__WHAT YOU ARE ASKED TO DO__.
Look below for the line holding "T(s) = 0.01(0.04s" and the line holding "Calculate the phase". Transcribe exactly those lines and all lines between them, nothing more.

(Collected data entries)
....................
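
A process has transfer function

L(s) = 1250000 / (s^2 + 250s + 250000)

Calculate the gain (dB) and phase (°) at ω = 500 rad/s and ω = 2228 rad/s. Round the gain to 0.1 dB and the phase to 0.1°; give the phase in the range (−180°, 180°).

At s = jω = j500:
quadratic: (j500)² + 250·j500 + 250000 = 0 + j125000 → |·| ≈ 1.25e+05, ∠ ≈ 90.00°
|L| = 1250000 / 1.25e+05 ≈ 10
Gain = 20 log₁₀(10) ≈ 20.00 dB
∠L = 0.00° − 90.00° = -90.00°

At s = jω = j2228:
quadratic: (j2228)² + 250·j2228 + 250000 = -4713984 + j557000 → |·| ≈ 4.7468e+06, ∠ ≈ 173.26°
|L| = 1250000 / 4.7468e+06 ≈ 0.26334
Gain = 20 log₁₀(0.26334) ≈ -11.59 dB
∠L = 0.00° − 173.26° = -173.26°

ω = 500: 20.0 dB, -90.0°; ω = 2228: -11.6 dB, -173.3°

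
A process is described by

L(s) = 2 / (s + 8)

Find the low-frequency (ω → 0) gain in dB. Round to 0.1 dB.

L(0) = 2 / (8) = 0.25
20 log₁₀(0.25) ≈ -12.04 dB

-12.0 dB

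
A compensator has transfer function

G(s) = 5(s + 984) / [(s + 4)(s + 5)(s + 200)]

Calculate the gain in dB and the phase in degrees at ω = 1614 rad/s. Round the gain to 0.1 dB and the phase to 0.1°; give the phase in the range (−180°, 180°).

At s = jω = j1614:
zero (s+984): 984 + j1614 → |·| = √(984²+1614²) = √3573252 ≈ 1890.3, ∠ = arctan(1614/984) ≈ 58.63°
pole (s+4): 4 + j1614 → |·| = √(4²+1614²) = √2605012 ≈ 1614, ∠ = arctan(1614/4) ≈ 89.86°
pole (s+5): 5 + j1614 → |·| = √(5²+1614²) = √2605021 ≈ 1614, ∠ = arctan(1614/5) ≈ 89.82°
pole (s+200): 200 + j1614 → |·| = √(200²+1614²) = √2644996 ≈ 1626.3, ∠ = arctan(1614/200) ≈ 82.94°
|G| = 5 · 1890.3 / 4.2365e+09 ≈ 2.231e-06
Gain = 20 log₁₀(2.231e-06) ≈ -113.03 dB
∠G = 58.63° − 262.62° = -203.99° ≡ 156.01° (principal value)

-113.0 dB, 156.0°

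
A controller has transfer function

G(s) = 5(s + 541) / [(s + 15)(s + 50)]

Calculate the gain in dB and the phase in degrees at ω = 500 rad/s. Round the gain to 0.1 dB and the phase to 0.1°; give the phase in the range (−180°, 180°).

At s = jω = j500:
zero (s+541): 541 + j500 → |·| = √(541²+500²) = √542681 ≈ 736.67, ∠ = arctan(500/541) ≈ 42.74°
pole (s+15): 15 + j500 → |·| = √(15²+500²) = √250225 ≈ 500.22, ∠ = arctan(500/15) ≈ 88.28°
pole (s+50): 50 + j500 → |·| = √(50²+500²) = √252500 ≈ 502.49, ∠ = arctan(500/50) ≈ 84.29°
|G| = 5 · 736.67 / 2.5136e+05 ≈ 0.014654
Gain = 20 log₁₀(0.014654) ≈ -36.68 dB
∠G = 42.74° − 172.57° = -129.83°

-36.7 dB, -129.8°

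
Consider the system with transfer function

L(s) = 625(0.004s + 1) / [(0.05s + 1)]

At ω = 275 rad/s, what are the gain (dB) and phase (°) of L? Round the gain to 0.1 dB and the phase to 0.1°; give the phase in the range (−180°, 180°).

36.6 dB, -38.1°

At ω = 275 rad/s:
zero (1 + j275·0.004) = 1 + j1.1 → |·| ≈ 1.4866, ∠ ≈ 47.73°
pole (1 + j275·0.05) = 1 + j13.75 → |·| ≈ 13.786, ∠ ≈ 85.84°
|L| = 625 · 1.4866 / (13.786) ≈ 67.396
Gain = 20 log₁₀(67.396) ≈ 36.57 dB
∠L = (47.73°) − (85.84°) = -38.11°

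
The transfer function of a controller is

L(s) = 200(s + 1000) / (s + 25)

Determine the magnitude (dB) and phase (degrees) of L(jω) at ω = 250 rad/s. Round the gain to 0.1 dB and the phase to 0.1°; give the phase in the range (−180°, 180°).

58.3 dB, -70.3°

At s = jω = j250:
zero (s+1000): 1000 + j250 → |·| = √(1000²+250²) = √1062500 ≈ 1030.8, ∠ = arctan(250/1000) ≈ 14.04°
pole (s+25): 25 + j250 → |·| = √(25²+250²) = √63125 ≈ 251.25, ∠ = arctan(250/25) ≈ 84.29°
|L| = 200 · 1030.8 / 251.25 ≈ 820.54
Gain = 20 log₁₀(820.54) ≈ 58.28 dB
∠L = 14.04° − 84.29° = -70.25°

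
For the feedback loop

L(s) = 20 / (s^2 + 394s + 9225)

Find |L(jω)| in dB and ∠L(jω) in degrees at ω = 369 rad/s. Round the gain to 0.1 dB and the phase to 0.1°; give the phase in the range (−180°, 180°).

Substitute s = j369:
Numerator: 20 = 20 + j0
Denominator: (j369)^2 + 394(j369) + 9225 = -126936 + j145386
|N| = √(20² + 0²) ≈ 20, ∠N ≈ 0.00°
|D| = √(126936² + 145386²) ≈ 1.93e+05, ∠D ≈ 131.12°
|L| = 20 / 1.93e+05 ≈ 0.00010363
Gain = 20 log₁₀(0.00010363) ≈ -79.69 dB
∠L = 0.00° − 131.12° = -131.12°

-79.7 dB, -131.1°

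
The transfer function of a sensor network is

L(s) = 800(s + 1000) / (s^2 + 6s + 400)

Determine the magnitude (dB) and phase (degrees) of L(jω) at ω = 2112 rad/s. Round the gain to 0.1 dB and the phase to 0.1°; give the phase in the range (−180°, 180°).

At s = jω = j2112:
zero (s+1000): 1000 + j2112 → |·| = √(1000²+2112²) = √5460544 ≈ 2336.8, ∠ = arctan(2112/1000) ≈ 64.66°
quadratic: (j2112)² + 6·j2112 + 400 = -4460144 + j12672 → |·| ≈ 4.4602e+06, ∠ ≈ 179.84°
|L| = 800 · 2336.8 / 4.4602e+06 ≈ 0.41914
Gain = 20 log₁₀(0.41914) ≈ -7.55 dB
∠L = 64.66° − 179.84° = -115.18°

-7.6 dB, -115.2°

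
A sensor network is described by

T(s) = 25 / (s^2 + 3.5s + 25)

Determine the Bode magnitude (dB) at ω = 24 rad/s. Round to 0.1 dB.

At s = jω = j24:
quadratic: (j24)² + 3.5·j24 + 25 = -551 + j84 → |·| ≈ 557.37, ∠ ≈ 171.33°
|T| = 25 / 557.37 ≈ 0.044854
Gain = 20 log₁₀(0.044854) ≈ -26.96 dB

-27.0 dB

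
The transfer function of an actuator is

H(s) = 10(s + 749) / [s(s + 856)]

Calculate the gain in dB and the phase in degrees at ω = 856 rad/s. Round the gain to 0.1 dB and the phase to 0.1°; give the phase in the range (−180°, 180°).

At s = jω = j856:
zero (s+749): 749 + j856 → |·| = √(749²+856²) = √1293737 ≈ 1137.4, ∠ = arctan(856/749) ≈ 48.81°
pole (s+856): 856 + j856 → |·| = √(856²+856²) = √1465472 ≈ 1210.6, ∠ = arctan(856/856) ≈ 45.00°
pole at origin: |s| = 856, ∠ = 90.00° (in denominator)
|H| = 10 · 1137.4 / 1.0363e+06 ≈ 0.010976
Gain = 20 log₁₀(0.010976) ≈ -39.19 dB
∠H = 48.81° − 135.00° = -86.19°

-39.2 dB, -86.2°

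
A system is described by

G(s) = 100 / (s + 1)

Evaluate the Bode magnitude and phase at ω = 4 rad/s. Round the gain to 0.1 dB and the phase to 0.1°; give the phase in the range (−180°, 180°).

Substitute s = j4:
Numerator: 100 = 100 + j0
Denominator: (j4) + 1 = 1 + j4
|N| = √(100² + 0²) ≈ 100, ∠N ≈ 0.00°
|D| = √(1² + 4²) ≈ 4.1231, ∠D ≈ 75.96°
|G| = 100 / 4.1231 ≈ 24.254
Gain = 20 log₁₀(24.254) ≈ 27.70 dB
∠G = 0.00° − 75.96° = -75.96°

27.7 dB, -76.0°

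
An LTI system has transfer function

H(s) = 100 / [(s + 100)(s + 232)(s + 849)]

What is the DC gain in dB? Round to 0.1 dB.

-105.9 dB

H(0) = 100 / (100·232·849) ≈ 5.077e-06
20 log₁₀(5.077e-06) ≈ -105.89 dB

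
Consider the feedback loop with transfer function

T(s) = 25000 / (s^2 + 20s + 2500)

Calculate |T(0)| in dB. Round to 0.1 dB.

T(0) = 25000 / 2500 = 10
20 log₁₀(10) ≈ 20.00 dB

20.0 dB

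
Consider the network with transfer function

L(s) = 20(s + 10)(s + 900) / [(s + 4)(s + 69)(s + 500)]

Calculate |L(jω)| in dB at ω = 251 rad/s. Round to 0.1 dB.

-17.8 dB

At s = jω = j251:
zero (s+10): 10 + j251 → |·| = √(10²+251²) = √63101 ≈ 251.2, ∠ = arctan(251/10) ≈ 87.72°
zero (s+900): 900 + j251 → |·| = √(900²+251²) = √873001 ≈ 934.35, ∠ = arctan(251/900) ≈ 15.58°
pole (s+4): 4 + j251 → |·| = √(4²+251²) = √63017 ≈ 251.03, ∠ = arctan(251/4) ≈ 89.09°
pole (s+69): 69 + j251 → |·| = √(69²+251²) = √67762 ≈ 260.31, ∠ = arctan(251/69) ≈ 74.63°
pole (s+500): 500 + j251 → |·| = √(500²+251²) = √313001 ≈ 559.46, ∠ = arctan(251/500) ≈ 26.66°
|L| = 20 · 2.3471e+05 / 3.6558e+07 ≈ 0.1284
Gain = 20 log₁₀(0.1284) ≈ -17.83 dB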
....................
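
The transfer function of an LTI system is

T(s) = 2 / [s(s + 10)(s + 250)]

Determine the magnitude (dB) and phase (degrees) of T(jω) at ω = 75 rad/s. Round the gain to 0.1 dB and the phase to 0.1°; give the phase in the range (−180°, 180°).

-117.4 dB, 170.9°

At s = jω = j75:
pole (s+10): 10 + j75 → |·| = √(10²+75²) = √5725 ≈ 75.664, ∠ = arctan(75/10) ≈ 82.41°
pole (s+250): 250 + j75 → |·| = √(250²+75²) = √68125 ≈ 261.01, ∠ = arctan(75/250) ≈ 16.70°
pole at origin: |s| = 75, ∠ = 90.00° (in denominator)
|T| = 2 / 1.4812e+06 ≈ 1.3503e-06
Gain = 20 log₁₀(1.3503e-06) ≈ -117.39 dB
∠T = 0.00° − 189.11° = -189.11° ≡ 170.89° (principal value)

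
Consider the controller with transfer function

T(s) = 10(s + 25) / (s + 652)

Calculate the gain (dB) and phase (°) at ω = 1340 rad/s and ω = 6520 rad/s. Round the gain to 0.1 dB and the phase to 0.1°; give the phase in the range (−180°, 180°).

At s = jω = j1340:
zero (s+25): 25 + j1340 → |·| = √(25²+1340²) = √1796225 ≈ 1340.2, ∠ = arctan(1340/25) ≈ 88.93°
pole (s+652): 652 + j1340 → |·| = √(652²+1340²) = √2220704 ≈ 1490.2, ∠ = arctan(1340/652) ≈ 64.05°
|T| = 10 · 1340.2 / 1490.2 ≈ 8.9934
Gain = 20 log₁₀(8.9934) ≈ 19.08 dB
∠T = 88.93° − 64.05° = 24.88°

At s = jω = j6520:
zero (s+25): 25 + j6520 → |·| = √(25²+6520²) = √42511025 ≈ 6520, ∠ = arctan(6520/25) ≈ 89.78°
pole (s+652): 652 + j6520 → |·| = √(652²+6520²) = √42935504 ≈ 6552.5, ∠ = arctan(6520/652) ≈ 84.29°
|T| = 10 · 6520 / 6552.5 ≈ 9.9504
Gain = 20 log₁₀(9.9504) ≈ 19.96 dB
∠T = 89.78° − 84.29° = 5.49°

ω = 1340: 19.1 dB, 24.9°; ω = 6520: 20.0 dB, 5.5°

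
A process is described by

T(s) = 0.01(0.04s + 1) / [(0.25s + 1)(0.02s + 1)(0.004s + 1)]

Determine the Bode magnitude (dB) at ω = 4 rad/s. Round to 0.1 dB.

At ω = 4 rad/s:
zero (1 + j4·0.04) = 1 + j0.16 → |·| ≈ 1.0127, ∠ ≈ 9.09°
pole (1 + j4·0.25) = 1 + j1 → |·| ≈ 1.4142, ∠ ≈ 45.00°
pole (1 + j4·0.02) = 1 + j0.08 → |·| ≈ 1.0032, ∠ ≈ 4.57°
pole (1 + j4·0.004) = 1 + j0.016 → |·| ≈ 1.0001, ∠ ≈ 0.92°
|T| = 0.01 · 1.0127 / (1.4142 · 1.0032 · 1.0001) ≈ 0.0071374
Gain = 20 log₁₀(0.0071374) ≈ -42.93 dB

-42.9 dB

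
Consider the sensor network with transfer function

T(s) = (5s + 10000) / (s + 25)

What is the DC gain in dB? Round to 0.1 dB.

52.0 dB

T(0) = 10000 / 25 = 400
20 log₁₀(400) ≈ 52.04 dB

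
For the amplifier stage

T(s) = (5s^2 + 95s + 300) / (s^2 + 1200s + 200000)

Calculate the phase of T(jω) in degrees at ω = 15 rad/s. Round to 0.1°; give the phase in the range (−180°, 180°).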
....................
__RESULT FOR THIS TASK__.
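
T(s) = 0.01(0.04s + 1) / [(0.25s + 1)(0.02s + 1)(0.004s + 1)]

Determine the Bode magnitude (dB) at ω = 4 rad/s. Round to 0.1 dB.

At ω = 4 rad/s:
zero (1 + j4·0.04) = 1 + j0.16 → |·| ≈ 1.0127, ∠ ≈ 9.09°
pole (1 + j4·0.25) = 1 + j1 → |·| ≈ 1.4142, ∠ ≈ 45.00°
pole (1 + j4·0.02) = 1 + j0.08 → |·| ≈ 1.0032, ∠ ≈ 4.57°
pole (1 + j4·0.004) = 1 + j0.016 → |·| ≈ 1.0001, ∠ ≈ 0.92°
|T| = 0.01 · 1.0127 / (1.4142 · 1.0032 · 1.0001) ≈ 0.0071374
Gain = 20 log₁₀(0.0071374) ≈ -42.93 dB

-42.9 dB

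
Consider the sensor network with transfer function

T(s) = (5s + 10000) / (s + 25)

What is the DC gain in dB? Round to 0.1 dB.

52.0 dB

T(0) = 10000 / 25 = 400
20 log₁₀(400) ≈ 52.04 dB

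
For the amplifier stage

T(s) = (5s^2 + 95s + 300) / (s^2 + 1200s + 200000)

Calculate the phase of T(jω) in degrees at ω = 15 rad/s. Round to 0.1°; give the phase in the range (−180°, 180°).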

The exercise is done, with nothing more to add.